■ **WHAT YOU ARE ASKED TO DO**: Take the line that has "A 28-item spatial" in it and every line after it to the end of the entries, and reproduce them exactly.

■ **SUPPLIED ENTRIES**:

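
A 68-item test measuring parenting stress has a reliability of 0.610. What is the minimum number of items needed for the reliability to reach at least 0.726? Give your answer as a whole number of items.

n = 0.726(1 − 0.610) / [0.610(1 − 0.726)]
  = 0.283140 / 0.167140 = 1.6940
So the test needs 1.6940 × 68 ≈ 115.19 items; rounding up, 116.

116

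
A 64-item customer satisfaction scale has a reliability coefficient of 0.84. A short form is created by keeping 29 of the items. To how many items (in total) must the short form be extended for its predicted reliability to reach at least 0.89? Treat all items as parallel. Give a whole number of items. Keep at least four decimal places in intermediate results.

99

Short-form reliability: n = 29/64 = 0.4531; r_29 = n·r/(1+(n−1)r) ≈ 0.7040
Length factor from the short form to reach 0.89: n' = 0.89(1 − 0.7040) / [0.7040(1 − 0.89)] ≈ 3.4019
Items = 3.4019 × 29 ≈ 98.66 → 99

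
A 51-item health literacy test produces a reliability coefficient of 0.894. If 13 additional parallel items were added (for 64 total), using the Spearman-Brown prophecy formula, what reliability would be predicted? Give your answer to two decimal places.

0.91

n = 64/51 = 1.2549
r_new = 1.2549·0.894 / [1 + (1.2549 − 1)·0.894]
r_new = 1.1219 / 1.2279 ≈ 0.9137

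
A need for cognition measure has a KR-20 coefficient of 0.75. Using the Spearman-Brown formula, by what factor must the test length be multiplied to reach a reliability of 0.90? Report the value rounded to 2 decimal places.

3.00

Rearranging the Spearman-Brown formula for n,
n = r*(1 − r) / [ r (1 − r*) ]
n = 0.90 × (1 − 0.75) / [ 0.75 × (1 − 0.90) ]
n = 0.2250 / 0.0750 ≈ 3.0000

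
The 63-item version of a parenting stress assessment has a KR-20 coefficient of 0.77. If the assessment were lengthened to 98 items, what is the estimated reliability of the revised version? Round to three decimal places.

0.839

The new length is 98/63 = 1.5556 times the old.
By Spearman-Brown, r_new = n r / (1 + (n − 1) r).
r_new = 1.5556·0.77 / [1 + (1.5556 − 1)·0.77]
     = 1.1978 / 1.4278 = 0.8389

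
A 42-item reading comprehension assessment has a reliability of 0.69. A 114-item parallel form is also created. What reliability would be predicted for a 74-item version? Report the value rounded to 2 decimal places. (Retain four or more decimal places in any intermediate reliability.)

Only the ratio of lengths matters: n = 74/42 = 1.7619
r_{74} = n·r / (1 + (n − 1)·r) = 1.2157 / 1.5257 ≈ 0.7968

0.80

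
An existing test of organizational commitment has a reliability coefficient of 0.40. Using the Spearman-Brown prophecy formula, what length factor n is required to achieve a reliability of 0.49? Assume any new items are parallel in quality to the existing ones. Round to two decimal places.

n = [0.49 × 0.60] / [0.40 × 0.51]
n = 0.2940 / 0.2040 ≈ 1.4412

1.44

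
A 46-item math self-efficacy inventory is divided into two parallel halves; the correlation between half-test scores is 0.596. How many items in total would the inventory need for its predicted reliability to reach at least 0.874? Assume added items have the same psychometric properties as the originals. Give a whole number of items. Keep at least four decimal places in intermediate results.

109

Corrected full-test reliability: r_full = 2 × 0.596 / (1 + 0.596) ≈ 0.7469
n = r_tgt(1 − r_full) / [r_full(1 − r_tgt)] = 0.874 × 0.2531 / (0.7469 × 0.126) ≈ 2.3506
Required items = 2.3506 × 46 = 108.13, so 109 items.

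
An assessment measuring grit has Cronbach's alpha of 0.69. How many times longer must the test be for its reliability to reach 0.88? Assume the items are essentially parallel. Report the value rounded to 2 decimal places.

3.29

Invert Spearman-Brown to solve for n:
n = r*(1 − r) / [ r (1 − r*) ]
n = 0.88(1 − 0.69) / [0.69(1 − 0.88)]
  = 0.2728 / 0.0828 = 3.2947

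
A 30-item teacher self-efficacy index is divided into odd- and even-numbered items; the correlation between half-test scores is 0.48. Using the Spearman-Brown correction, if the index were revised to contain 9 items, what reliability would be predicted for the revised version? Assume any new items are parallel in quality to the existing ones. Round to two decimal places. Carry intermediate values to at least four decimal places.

0.36

First correct the split-half correlation to full-test reliability: r_full = 2 × 0.48 / (1 + 0.48) ≈ 0.6486
Then adjust to 9 items: n = 9/30 = 0.3000
r_new = n·r_full / (1 + (n − 1)·r_full) = 0.1946 / 0.5460 ≈ 0.3564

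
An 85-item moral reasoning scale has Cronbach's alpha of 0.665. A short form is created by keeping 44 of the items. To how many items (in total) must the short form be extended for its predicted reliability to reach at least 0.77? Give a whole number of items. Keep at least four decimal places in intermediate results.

Short-form reliability: n = 44/85 = 0.5176; r_44 = n·r/(1+(n−1)r) ≈ 0.5068
Then solve for n' with r_old = 0.5068, r_target = 0.77: n' = 0.77(1 − 0.5068)/[0.5068(1 − 0.77)] = 3.2580
Total items = 3.2580 × 44 = 143.35, rounded up to 144.

144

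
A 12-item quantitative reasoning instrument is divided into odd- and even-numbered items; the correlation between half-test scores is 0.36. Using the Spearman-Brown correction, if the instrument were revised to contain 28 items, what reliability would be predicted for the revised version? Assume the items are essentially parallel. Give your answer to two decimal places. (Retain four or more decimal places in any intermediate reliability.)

0.72

Spearman-Brown correction (n = 2): r_full = 2·0.36/(1 + 0.36) = 0.5294
Then adjust to 28 items: n = 28/12 = 2.3333
r_new = n·r_full / (1 + (n − 1)·r_full) = 1.2352 / 1.7058 ≈ 0.7241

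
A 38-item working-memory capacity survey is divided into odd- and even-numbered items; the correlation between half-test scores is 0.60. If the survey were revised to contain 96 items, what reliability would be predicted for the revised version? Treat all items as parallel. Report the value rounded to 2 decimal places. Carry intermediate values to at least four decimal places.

0.88

Spearman-Brown correction (n = 2): r_full = 2·0.60/(1 + 0.60) = 0.7500
Length factor from 38 to 96 items: n = 96/38 = 2.5263
r_new = n·r_full / (1 + (n − 1)·r_full) = 1.8947 / 2.1447 ≈ 0.8834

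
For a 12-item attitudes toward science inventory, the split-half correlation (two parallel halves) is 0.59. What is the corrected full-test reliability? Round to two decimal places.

r_full = 2(0.59) / (1 + 0.59)
r_full = 1.1800 / 1.5900 ≈ 0.7421

0.74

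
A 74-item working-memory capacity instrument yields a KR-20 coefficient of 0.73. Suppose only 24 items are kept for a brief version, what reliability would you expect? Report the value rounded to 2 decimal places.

Length ratio n = 24/74 = 0.3243
Spearman-Brown: r_new = n·r / (1 + (n − 1)·r)
r_new = (0.3243 × 0.73) / (1 + (0.3243 − 1) × 0.73)
r_new = 0.2367 / 0.5067 ≈ 0.4671

0.47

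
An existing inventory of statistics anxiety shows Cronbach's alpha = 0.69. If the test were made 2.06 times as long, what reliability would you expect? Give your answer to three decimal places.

By Spearman-Brown, r_new = n r / (1 + (n − 1) r).
r_new = (2.06 × 0.69) / (1 + (2.06 − 1) × 0.69)
     = 1.4214 / 1.7314 = 0.8210

0.821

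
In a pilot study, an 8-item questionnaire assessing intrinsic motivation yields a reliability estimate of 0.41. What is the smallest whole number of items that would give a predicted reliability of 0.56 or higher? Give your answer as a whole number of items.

15

n = 0.56(1 − 0.41) / [0.41(1 − 0.56)]
n = 0.3304 / 0.1804 ≈ 1.8315
1.8315 × 8 = 14.65 → 15 items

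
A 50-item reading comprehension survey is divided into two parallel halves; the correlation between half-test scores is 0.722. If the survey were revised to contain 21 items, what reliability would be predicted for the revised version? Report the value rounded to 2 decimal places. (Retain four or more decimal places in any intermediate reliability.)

First correct the split-half correlation to full-test reliability: r_full = 2 × 0.722 / (1 + 0.722) ≈ 0.8386
Length factor from 50 to 21 items: n = 21/50 = 0.4200
r_new = n·r_full / (1 + (n − 1)·r_full) = 0.3522 / 0.5136 ≈ 0.6857

0.69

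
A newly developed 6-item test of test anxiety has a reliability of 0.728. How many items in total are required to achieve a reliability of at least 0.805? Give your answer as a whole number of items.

n = 0.805(1 − 0.728) / [0.728(1 − 0.805)]
  = 0.218960 / 0.141960 = 1.5424
Items needed = n × 6 = 1.5424 × 6 ≈ 9.25 → round up to 10

10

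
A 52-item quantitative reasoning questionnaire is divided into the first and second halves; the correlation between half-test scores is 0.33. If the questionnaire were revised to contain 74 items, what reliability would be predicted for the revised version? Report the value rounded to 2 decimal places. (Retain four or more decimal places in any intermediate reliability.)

0.58

Full-test reliability from the split-half r: r_full = 2(0.33)/(1 + 0.33) = 0.4962
Then adjust to 74 items: n = 74/52 = 1.4231
r_new = n·r_full / (1 + (n − 1)·r_full) = 0.7061 / 1.2099 ≈ 0.5836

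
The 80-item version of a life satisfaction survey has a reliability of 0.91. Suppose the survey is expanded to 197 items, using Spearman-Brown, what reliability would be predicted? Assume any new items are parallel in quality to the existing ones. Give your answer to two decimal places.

0.96

Length ratio n = 197/80 = 2.4625
r_new = (2.4625 × 0.91) / (1 + (2.4625 − 1) × 0.91)
r_new = 2.2409 / 2.3309 ≈ 0.9614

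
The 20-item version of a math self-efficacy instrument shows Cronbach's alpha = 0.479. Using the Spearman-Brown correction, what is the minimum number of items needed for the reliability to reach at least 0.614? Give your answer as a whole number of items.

Invert Spearman-Brown to solve for n:
n = r*(1 − r) / [ r (1 − r*) ]
n = 0.614(1 − 0.479) / [0.479(1 − 0.614)]
n = 0.319894 / 0.184894 ≈ 1.7301
Items needed = n × 20 = 1.7301 × 20 ≈ 34.60 → round up to 35

35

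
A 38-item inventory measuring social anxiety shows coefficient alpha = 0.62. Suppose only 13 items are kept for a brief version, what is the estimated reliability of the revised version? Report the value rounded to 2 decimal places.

n = 13/38 = 0.3421
Apply the Spearman-Brown prophecy formula, r' = nr / [1 + (n − 1)r]:
r_new = (0.3421 × 0.62) / (1 + (0.3421 − 1) × 0.62)
r_new = 0.2121 / 0.5921 ≈ 0.3582

0.36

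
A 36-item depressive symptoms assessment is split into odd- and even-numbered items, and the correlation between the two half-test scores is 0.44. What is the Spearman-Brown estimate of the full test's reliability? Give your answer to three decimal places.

The full test is twice the length of either half (n = 2).
r_full = 2r_hh / (1 + r_hh) = 2 × 0.44 / (1 + 0.44)
       = 0.8800 / 1.4400 = 0.6111

0.611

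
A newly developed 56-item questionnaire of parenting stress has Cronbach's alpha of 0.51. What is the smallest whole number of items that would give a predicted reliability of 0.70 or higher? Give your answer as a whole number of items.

Spearman-Brown solved for the length factor n:
n = r*(1 − r) / [ r (1 − r*) ]
n = 0.70 × (1 − 0.51) / [ 0.51 × (1 − 0.70) ]
  = 0.3430 / 0.1530 = 2.2418
Items needed = n × 56 = 2.2418 × 56 ≈ 125.54 → round up to 126

126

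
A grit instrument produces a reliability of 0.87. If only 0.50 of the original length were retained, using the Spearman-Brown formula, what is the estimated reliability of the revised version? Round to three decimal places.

0.770

Apply the Spearman-Brown prophecy formula, r' = nr / [1 + (n − 1)r]:
r_new = 0.5·0.87 / [1 + (0.5 − 1)·0.87]
r_new = 0.4350 / 0.5650 ≈ 0.7699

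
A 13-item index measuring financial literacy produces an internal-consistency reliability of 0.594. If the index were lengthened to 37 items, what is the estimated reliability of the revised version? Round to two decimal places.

0.81

Length ratio n = 37/13 = 2.8462
Spearman-Brown: r_new = n·r / (1 + (n − 1)·r)
r_new = (2.8462 × 0.594) / (1 + (2.8462 − 1) × 0.594)
     = 1.6906 / 2.0966 = 0.8064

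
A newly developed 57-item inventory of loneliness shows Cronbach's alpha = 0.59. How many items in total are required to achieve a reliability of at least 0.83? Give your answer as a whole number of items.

Rearranging the Spearman-Brown formula for n,
n = r_target (1 − r_old) / [ r_old (1 − r_target) ]
n = 0.83(1 − 0.59) / [0.59(1 − 0.83)]
  = 0.3403 / 0.1003 = 3.3928
3.3928 × 57 = 193.39 → 194 items

194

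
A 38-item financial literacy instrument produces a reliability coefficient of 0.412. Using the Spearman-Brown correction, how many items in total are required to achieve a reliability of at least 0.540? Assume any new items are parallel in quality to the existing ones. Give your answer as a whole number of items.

64

Spearman-Brown solved for the length factor n:
n = r*(1 − r) / [ r (1 − r*) ]
n = 0.540(1 − 0.412) / [0.412(1 − 0.540)]
  = 0.317520 / 0.189520 = 1.6754
1.6754 × 38 = 63.67 → 64 items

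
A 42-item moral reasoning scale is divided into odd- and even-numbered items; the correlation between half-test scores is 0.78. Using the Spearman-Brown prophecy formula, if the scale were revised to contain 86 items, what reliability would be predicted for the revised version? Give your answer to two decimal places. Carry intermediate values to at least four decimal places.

0.94

Spearman-Brown correction (n = 2): r_full = 2·0.78/(1 + 0.78) = 0.8764
Length factor from 42 to 86 items: n = 86/42 = 2.0476
r_new = n·r_full / (1 + (n − 1)·r_full) = 1.7945 / 1.9181 ≈ 0.9356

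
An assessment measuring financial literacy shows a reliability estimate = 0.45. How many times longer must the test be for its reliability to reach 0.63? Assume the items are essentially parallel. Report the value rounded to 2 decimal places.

2.08

Invert Spearman-Brown to solve for n:
n = r*(1 − r) / [ r (1 − r*) ]
n = [0.63 × 0.55] / [0.45 × 0.37]
n = 0.3465 / 0.1665 ≈ 2.0811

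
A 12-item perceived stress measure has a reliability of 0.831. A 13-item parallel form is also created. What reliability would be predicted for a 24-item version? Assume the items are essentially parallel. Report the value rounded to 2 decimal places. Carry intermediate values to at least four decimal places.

The 13-item form is not needed; work directly from the 12-item form with n = 24/12 = 2.0000.
r_{24} = n·r / (1 + (n − 1)·r) = 1.6620 / 1.8310 ≈ 0.9077

0.91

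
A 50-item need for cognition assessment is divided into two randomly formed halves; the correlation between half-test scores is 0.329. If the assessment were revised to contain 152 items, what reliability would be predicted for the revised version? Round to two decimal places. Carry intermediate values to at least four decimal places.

First correct the split-half correlation to full-test reliability: r_full = 2 × 0.329 / (1 + 0.329) ≈ 0.4951
Then adjust to 152 items: n = 152/50 = 3.0400
r_new = n·r_full / (1 + (n − 1)·r_full) = 1.5051 / 2.0100 ≈ 0.7488

0.75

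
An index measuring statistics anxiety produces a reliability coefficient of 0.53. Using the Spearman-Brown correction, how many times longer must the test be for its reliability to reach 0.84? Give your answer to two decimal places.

4.66

n = 0.84 × (1 − 0.53) / [ 0.53 × (1 − 0.84) ]
n = 0.3948 / 0.0848 ≈ 4.6557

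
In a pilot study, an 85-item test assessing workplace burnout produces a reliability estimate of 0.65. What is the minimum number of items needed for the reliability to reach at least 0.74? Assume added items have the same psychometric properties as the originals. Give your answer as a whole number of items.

131

n = 0.74(1 − 0.65) / [0.65(1 − 0.74)]
  = 0.2590 / 0.1690 = 1.5325
1.5325 × 85 = 130.26 → 131 items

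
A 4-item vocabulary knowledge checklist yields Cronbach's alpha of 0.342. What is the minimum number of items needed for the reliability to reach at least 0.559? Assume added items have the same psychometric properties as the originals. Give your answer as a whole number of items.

10

Spearman-Brown solved for the length factor n:
n = r*(1 − r) / [ r (1 − r*) ]
n = [0.559 × 0.658] / [0.342 × 0.441]
  = 0.367822 / 0.150822 = 2.4388
So the test needs 2.4388 × 4 ≈ 9.76 items; rounding up, 10.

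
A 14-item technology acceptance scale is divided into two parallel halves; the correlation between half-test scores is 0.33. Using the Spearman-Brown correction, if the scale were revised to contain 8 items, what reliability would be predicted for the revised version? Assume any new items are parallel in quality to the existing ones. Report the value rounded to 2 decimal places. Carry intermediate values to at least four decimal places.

0.36

Full-test reliability from the split-half r: r_full = 2(0.33)/(1 + 0.33) = 0.4962
Length factor from 14 to 8 items: n = 8/14 = 0.5714
r_new = n·r_full / (1 + (n − 1)·r_full) = 0.2835 / 0.7873 ≈ 0.3601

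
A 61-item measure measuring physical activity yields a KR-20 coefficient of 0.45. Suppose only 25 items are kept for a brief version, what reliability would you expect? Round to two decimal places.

The new length is 25/61 = 0.4098 times the old.
r_new = (0.4098 × 0.45) / (1 + (0.4098 − 1) × 0.45)
r_new = 0.1844 / 0.7344 ≈ 0.2511

0.25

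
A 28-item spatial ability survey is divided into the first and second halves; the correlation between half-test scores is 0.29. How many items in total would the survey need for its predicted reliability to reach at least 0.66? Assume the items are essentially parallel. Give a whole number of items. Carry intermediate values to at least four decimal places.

67

r_full = 2(0.29)/(1 + 0.29) = 0.4496
Solve Spearman-Brown for n: n = 0.66(1 − 0.4496) / [0.4496(1 − 0.66)] = 2.3764
Items = 2.3764 × 28 ≈ 66.54 → 67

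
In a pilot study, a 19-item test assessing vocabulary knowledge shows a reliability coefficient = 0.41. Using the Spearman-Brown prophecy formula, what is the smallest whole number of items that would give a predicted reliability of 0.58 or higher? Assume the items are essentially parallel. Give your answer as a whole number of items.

n = 0.58(1 − 0.41) / [0.41(1 − 0.58)]
  = 0.3422 / 0.1722 = 1.9872
Items needed = n × 19 = 1.9872 × 19 ≈ 37.76 → round up to 38

38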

■ **RESULT**:
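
A 28-item spatial ability survey is divided into the first and second halves; the correlation between half-test scores is 0.29. How many items in total would the survey need for its predicted reliability to reach at least 0.66? Assume the items are essentially parallel. Give a whole number of items. Carry intermediate values to at least four decimal places.

67

r_full = 2(0.29)/(1 + 0.29) = 0.4496
Solve Spearman-Brown for n: n = 0.66(1 − 0.4496) / [0.4496(1 − 0.66)] = 2.3764
Items = 2.3764 × 28 ≈ 66.54 → 67

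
In a pilot study, a 19-item test assessing vocabulary knowledge shows a reliability coefficient = 0.41. Using the Spearman-Brown prophecy formula, what is the smallest whole number of items that would give a predicted reliability of 0.58 or higher? Assume the items are essentially parallel. Give your answer as a whole number of items.

n = 0.58(1 − 0.41) / [0.41(1 − 0.58)]
  = 0.3422 / 0.1722 = 1.9872
Items needed = n × 19 = 1.9872 × 19 ≈ 37.76 → round up to 38

38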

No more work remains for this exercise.